WORK TASK. Would you repeat exactly the part of the listing below that runs from the line containing "104\right) 80$, if" down to the line containing "Answer: $-3520$", inclusive, and nothing else?

GIVEN RECORDS.
Segment Open

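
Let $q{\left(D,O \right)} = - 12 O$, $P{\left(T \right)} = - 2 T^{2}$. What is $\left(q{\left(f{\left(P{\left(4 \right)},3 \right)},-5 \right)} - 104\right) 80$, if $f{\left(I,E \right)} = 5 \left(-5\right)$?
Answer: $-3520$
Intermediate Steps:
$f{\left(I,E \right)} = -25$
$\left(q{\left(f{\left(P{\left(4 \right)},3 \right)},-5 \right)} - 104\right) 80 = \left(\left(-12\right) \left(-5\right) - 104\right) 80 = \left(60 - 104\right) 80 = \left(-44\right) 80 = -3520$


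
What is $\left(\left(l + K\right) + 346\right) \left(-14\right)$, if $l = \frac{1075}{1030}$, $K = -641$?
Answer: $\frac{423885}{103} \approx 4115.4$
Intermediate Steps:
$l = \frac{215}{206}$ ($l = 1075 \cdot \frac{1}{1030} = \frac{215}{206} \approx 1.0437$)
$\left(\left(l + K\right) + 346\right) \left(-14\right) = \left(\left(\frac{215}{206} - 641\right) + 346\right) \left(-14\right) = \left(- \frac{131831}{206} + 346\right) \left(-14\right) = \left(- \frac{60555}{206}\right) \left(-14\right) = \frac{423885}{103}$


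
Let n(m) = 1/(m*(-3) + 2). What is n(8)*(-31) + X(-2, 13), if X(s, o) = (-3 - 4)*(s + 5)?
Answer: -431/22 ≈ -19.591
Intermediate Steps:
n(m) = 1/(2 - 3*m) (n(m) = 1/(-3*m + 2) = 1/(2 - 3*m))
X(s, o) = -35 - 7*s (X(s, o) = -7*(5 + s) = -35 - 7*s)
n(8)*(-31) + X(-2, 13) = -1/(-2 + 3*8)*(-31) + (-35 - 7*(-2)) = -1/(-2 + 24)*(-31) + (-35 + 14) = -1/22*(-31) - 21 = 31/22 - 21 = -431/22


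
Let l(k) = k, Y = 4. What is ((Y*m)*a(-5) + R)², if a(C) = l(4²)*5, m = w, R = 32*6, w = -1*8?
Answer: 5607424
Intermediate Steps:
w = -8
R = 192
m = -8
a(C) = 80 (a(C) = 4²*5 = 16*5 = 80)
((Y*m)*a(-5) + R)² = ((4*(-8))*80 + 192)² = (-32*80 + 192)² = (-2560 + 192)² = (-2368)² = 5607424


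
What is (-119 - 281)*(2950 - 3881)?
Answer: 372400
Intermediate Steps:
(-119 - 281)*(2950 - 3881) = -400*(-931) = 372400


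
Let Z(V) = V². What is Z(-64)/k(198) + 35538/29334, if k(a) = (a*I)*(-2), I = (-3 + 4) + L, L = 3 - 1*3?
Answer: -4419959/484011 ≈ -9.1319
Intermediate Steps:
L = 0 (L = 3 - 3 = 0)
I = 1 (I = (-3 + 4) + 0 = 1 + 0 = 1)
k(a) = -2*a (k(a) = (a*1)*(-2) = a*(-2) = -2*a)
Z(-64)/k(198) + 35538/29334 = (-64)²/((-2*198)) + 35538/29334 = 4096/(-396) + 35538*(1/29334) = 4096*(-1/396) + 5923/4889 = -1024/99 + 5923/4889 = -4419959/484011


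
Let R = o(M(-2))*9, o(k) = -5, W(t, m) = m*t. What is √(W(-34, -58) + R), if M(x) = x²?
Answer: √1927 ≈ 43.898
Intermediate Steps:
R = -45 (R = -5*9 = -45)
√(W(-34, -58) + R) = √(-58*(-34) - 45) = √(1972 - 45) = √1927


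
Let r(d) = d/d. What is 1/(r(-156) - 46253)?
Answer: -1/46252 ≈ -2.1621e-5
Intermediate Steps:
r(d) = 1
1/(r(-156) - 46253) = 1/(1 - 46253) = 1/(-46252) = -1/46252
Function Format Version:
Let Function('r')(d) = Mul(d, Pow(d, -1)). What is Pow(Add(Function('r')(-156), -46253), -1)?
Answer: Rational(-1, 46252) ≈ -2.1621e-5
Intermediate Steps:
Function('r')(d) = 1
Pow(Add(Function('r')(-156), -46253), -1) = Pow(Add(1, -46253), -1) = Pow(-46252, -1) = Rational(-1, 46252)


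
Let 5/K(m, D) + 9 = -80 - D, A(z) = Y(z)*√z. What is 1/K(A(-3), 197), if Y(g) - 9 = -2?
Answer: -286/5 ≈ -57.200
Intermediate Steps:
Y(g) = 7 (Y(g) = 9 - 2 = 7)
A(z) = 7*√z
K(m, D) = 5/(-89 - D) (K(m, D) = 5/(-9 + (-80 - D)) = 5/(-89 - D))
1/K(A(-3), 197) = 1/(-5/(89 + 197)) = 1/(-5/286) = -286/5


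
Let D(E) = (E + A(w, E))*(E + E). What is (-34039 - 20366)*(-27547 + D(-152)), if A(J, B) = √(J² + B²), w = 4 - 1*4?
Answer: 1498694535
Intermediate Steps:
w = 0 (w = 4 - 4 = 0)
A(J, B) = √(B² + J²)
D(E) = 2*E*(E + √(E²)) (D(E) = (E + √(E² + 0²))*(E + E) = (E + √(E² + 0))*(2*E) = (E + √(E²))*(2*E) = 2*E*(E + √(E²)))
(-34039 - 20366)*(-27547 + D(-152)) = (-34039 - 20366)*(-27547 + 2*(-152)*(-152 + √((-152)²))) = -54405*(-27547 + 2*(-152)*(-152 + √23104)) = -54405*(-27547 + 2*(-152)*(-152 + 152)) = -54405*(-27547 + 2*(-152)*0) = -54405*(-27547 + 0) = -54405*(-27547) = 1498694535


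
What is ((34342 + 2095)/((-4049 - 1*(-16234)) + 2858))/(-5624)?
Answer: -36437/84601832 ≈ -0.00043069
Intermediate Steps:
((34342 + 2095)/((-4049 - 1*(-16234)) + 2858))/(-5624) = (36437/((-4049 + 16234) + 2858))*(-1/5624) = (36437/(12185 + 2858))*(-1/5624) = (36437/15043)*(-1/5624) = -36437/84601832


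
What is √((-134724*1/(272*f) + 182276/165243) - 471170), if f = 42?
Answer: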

Segment Closed
Segment Open

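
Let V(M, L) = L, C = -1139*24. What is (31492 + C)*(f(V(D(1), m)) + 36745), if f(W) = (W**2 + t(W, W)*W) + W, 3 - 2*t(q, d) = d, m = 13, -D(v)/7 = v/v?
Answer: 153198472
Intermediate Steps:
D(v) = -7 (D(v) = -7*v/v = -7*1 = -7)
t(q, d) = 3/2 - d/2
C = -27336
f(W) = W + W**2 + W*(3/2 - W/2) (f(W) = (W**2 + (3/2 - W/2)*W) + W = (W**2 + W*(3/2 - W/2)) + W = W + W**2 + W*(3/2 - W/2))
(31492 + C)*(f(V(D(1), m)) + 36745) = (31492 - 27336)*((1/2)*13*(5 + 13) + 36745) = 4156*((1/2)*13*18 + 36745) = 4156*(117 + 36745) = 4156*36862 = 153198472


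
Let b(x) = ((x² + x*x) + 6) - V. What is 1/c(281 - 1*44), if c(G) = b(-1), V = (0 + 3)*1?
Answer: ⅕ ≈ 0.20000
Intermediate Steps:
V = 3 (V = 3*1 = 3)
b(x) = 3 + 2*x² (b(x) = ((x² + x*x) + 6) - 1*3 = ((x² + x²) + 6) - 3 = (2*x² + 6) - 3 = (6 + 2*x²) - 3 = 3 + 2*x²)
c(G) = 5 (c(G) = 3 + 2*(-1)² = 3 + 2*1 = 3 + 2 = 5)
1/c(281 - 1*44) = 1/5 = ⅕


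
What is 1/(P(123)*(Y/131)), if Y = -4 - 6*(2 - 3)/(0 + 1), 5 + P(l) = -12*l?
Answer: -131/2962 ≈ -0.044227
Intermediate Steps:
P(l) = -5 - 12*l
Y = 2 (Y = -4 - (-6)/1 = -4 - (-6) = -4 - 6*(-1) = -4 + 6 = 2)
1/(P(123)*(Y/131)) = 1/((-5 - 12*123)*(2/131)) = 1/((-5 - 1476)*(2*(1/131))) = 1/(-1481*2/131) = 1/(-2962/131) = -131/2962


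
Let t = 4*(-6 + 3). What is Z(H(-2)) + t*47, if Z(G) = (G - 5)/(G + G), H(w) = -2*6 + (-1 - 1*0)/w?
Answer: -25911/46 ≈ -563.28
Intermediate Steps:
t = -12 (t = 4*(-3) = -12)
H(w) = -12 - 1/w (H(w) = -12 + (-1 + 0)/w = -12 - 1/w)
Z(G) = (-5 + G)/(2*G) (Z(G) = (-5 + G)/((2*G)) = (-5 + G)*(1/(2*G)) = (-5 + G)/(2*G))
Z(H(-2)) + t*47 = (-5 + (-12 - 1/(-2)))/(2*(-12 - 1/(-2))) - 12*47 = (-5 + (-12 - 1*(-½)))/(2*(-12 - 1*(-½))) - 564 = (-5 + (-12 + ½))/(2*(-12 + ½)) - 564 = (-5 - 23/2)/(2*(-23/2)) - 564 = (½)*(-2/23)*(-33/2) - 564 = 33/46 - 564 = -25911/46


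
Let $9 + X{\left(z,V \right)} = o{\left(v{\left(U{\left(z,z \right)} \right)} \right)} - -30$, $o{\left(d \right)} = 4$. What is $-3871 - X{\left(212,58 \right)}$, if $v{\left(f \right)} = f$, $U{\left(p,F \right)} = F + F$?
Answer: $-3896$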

Segment Closed

ANSWER BOX.
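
Let $q{\left(D,O \right)} = - 12 O$, $P{\left(T \right)} = - 2 T^{2}$. What is $\left(q{\left(f{\left(P{\left(4 \right)},3 \right)},-5 \right)} - 104\right) 80$, if $f{\left(I,E \right)} = 5 \left(-5\right)$?
Answer: $-3520$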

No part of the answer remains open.